Task objective: Each entry must be returned exactly. None may be omitted.

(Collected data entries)
***

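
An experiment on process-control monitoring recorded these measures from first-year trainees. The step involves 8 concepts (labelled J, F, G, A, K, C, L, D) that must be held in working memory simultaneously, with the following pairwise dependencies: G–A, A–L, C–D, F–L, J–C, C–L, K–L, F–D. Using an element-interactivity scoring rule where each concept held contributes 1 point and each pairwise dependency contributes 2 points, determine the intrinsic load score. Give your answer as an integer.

24

Count of concepts held simultaneously: 8.
Count of pairwise dependencies listed: 8.
Element contribution: 8 × 1 = 8.
Interaction contribution: 8 × 2 = 16.
Intrinsic load = 8 + 16 = 24.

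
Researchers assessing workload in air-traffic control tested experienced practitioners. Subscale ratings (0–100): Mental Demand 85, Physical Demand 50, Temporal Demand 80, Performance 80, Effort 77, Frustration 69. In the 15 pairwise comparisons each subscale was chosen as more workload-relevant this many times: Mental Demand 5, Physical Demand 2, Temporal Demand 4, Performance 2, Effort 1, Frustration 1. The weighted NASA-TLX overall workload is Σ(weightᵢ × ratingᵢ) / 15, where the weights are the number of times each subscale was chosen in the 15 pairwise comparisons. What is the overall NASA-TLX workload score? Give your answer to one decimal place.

76.7

The tallies are the weights (they sum to 15).
Weighted sum = 5·85 + 2·50 + 4·80 + 2·80 + 1·77 + 1·69
            = 425 + 100 + 320 + 160 + 77 + 69 = 1151.
Overall workload = 1151 / 15 = 76.7333 ≈ 76.7.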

***

Response below:
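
An experiment on process-control monitoring recorded these measures from first-year trainees. The step involves 8 concepts (labelled J, F, G, A, K, C, L, D) that must be held in working memory simultaneously, with the following pairwise dependencies: G–A, A–L, C–D, F–L, J–C, C–L, K–L, F–D. Using an element-interactivity scoring rule where each concept held contributes 1 point and each pairwise dependency contributes 2 points, determine the intrinsic load score. Give your answer as an integer.

24

Count of concepts held simultaneously: 8.
Count of pairwise dependencies listed: 8.
Element contribution: 8 × 1 = 8.
Interaction contribution: 8 × 2 = 16.
Intrinsic load = 8 + 16 = 24.

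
Researchers assessing workload in air-traffic control tested experienced practitioners. Subscale ratings (0–100): Mental Demand 85, Physical Demand 50, Temporal Demand 80, Performance 80, Effort 77, Frustration 69. In the 15 pairwise comparisons each subscale was chosen as more workload-relevant this many times: Mental Demand 5, Physical Demand 2, Temporal Demand 4, Performance 2, Effort 1, Frustration 1. The weighted NASA-TLX overall workload is Σ(weightᵢ × ratingᵢ) / 15, where the weights are the number of times each subscale was chosen in the 15 pairwise comparisons. What is the overall NASA-TLX workload score? Give your answer to one decimal place.

76.7

The tallies are the weights (they sum to 15).
Weighted sum = 5·85 + 2·50 + 4·80 + 2·80 + 1·77 + 1·69
            = 425 + 100 + 320 + 160 + 77 + 69 = 1151.
Overall workload = 1151 / 15 = 76.7333 ≈ 76.7.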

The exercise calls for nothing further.